TASK => Beginning with the line containing "Β-galactosidase follows Michaelis–Menten" and ending with the last line, repeat the records exactly.

AVAILABLE DATA =>
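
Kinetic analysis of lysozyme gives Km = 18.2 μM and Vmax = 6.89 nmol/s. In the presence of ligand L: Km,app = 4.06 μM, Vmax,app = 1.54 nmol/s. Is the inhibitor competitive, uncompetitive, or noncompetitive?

uncompetitive

Both Km and Vmax decrease by the same factor (~4.48-fold) — characteristic of uncompetitive inhibition.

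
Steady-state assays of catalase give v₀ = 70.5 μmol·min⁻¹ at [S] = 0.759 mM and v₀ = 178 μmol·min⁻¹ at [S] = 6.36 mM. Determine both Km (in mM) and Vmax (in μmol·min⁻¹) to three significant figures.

From v = Vmax[S]/(Km+[S]), each point gives Vmax = v(Km+[S])/[S].
Equating: 70.5(Km+0.759)/0.759 = 178(Km+6.36)/6.36.
92.89·Km + 70.5 = 27.99·Km + 178, so (92.89 − 27.99)·Km = 178 − 70.5.
Km = 107.5/64.90 = 1.66 mM; then Vmax = 70.5(1.66+0.759)/0.759 = 224 μmol·min⁻¹.

Km = 1.66 mM; Vmax = 224 μmol·min⁻¹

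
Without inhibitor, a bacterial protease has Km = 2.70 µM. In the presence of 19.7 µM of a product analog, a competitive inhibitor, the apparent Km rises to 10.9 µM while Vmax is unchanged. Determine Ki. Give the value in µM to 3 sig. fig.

6.49 µM

Competitive: Km,app = α·Km with α = 1 + [I]/Ki.
α = Km,app/Km = 10.9/2.70 = 4.037.
Since α = 1 + [I]/Ki, [I]/Ki = 4.037 − 1 = 3.037 and Ki = 19.7/3.037 = 6.49 µM.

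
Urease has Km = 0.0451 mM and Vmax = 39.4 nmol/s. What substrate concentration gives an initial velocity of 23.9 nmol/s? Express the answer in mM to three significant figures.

The required fractional saturation is v/Vmax = 23.9/39.4 = 0.6066.
Then [S]/(Km+[S]) = 0.6066 ⇒ [S] = 0.0451 × 0.6066/(1 − 0.6066) = 0.0695 mM.

0.0695 mM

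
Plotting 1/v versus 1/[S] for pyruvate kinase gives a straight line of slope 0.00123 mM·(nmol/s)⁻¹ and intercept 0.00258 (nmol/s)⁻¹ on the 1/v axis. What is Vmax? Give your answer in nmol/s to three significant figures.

388 nmol/s

The y-intercept of a Lineweaver–Burk plot equals 1/Vmax, so Vmax = 1/0.00258 = 388 nmol/s.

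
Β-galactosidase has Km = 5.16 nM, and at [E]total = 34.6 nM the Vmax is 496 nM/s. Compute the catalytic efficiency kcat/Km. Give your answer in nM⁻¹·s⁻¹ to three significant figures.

2.78 nM⁻¹·s⁻¹

kcat = Vmax/[E]total = 496/34.6 = 14.3 s⁻¹.
kcat/Km = 14.3/5.16 = 2.78 nM⁻¹·s⁻¹.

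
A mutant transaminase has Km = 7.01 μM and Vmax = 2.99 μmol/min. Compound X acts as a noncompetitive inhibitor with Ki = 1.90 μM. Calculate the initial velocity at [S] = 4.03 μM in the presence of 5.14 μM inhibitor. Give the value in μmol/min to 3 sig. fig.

With α = 1 + [I]/Ki = 1 + 5.14/1.90 = 3.705, the noncompetitive rate law is v = (Vmax/α)·[S] / (Km + [S]).
v = (2.99/3.705)×4.03 / (7.01 + 4.03) = 3.252/11.04 = 0.295 μmol/min.

0.295 μmol/min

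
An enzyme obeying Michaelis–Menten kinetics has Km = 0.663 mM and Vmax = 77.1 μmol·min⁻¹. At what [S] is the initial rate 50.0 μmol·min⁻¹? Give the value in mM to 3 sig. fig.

The required fractional saturation is v/Vmax = 50.0/77.1 = 0.6485.
Then [S]/(Km+[S]) = 0.6485 ⇒ [S] = 0.663 × 0.6485/(1 − 0.6485) = 1.22 mM.

1.22 mM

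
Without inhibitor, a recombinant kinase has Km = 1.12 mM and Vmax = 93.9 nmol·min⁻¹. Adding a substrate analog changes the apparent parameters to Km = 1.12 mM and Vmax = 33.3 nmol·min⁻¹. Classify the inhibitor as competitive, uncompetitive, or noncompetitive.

noncompetitive

Vmax decreases (93.9 → 33.3 nmol·min⁻¹) while Km is unchanged — pure noncompetitive inhibition.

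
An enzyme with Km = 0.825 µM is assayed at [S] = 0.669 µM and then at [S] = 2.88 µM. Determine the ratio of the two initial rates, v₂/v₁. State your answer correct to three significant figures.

Since Vmax cancels, v₂/v₁ = [S]₂(Km+[S]₁) / [S]₁(Km+[S]₂).
= 2.88×(0.825+0.669) / (0.669×(0.825+2.88)) = 4.303/2.479 = 1.74.

1.74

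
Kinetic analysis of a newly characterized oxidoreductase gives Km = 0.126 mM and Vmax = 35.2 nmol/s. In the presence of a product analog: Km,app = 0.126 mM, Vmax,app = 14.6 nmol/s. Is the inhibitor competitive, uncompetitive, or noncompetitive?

Vmax decreases (35.2 → 14.6 nmol/s) while Km is unchanged — pure noncompetitive inhibition.

noncompetitive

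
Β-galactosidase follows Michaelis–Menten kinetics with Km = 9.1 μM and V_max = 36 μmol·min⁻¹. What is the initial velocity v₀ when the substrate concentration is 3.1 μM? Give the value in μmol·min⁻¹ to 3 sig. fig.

v = Vmax·[S]/(Km + [S]) = 36 × 3.1 / (9.1 + 3.1)
  = 111.6 / 12.20 = 9.15 μmol·min⁻¹.

9.15 μmol·min⁻¹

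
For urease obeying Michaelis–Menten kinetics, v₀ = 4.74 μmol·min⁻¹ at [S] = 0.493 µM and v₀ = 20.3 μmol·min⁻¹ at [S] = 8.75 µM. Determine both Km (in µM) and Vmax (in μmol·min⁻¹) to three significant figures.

Km = 2.13 µM; Vmax = 25.2 μmol·min⁻¹

In reciprocal form, 1/v = (Km/Vmax)·(1/[S]) + 1/Vmax. The two points give (1/[S], 1/v) = (2.028, 0.2110) and (0.1143, 0.04926).
Slope = (0.2110 − 0.04926)/(2.028 − 0.1143) = 0.08448; intercept = 0.2110 − 0.08448×2.028 = 0.03961.
Vmax = 1/intercept = 25.2 μmol·min⁻¹; Km = slope × Vmax = 0.08448 × 25.2 = 2.13 µM.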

ANSWER BELOW =>
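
Β-galactosidase follows Michaelis–Menten kinetics with Km = 9.1 μM and V_max = 36 μmol·min⁻¹. What is the initial velocity v₀ when the substrate concentration is 3.1 μM? Give the value in μmol·min⁻¹ to 3 sig. fig.

v = Vmax·[S]/(Km + [S]) = 36 × 3.1 / (9.1 + 3.1)
  = 111.6 / 12.20 = 9.15 μmol·min⁻¹.

9.15 μmol·min⁻¹

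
For urease obeying Michaelis–Menten kinetics, v₀ = 4.74 μmol·min⁻¹ at [S] = 0.493 µM and v₀ = 20.3 μmol·min⁻¹ at [S] = 8.75 µM. Determine both Km (in µM) and Vmax (in μmol·min⁻¹) to three significant figures.

Km = 2.13 µM; Vmax = 25.2 μmol·min⁻¹

In reciprocal form, 1/v = (Km/Vmax)·(1/[S]) + 1/Vmax. The two points give (1/[S], 1/v) = (2.028, 0.2110) and (0.1143, 0.04926).
Slope = (0.2110 − 0.04926)/(2.028 − 0.1143) = 0.08448; intercept = 0.2110 − 0.08448×2.028 = 0.03961.
Vmax = 1/intercept = 25.2 μmol·min⁻¹; Km = slope × Vmax = 0.08448 × 25.2 = 2.13 µM.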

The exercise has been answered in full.